### Task prompt:
Only the lines from the one containing "Drammen—Hamar: 17" to the end of the entries should be written out, each exactly as it stands, both ends included.

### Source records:
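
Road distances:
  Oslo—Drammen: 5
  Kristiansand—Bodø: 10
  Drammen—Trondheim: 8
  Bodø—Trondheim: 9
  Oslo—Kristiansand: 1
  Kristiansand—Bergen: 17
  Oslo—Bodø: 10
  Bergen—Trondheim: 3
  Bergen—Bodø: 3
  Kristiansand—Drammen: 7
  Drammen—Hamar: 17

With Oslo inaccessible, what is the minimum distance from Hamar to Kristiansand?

24

Comparing a few candidate routes:
Hamar → Drammen → Kristiansand: 17 + 7 = 24
Hamar → Drammen → Trondheim → Bergen → Bodø → Kristiansand: 17 + 8 + 3 + 3 + 10 = 41
Hamar → Drammen → Trondheim → Bodø → Kristiansand: 17 + 8 + 9 + 10 = 44
Hamar → Drammen → Trondheim → Bergen → Kristiansand: 17 + 8 + 3 + 17 = 45
Shortest: 24.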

### Problem solution:
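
  Drammen—Hamar: 17

With Oslo inaccessible, what is the minimum distance from Hamar to Kristiansand?

24

Comparing a few candidate routes:
Hamar → Drammen → Kristiansand: 17 + 7 = 24
Hamar → Drammen → Trondheim → Bergen → Bodø → Kristiansand: 17 + 8 + 3 + 3 + 10 = 41
Hamar → Drammen → Trondheim → Bodø → Kristiansand: 17 + 8 + 9 + 10 = 44
Hamar → Drammen → Trondheim → Bergen → Kristiansand: 17 + 8 + 3 + 17 = 45
Shortest: 24.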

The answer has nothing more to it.